**** Material shown ****
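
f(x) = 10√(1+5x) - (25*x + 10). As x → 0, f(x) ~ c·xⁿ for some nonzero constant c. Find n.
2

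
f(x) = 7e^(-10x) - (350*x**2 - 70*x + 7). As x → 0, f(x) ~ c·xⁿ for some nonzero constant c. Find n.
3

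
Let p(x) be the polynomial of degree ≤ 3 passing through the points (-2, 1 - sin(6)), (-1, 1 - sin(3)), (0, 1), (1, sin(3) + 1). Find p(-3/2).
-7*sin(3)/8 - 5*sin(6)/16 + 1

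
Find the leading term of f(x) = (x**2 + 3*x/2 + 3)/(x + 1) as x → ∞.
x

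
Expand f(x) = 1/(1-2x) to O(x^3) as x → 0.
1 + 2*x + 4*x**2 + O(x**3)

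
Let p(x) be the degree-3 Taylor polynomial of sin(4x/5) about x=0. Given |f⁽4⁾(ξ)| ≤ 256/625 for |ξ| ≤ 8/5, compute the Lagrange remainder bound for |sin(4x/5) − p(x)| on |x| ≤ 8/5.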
****
**** Material shown ****
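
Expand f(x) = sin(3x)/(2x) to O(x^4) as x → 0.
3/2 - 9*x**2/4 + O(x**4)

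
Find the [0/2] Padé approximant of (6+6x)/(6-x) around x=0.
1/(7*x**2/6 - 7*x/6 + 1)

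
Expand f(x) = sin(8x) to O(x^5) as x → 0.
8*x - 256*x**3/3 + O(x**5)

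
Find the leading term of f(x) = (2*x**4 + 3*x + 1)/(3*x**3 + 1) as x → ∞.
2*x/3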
****
**** Material shown ****
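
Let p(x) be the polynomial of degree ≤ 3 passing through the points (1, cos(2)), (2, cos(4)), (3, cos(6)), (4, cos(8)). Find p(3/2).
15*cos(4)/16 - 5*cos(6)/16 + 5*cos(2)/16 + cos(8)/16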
****
## Brief:
Every line above from the line with "1). Find p(-3/2)." to the line with "Let p(x) be the degree-3" is wanted, ends included; write them out exactly and add no other line.

## Completed task:
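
Let p(x) be the polynomial of degree ≤ 3 passing through the points (-2, 1 - sin(6)), (-1, 1 - sin(3)), (0, 1), (1, sin(3) + 1). Find p(-3/2).
-7*sin(3)/8 - 5*sin(6)/16 + 1

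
Find the leading term of f(x) = (x**2 + 3*x/2 + 3)/(x + 1) as x → ∞.
x

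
Expand f(x) = 1/(1-2x) to O(x^3) as x → 0.
1 + 2*x + 4*x**2 + O(x**3)

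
Let p(x) be the degree-3 Taylor polynomial of sin(4x/5) about x=0. Given |f⁽4⁾(ξ)| ≤ 256/625 for |ξ| ≤ 8/5, compute the Lagrange remainder bound for |sin(4x/5) − p(x)| on |x| ≤ 8/5.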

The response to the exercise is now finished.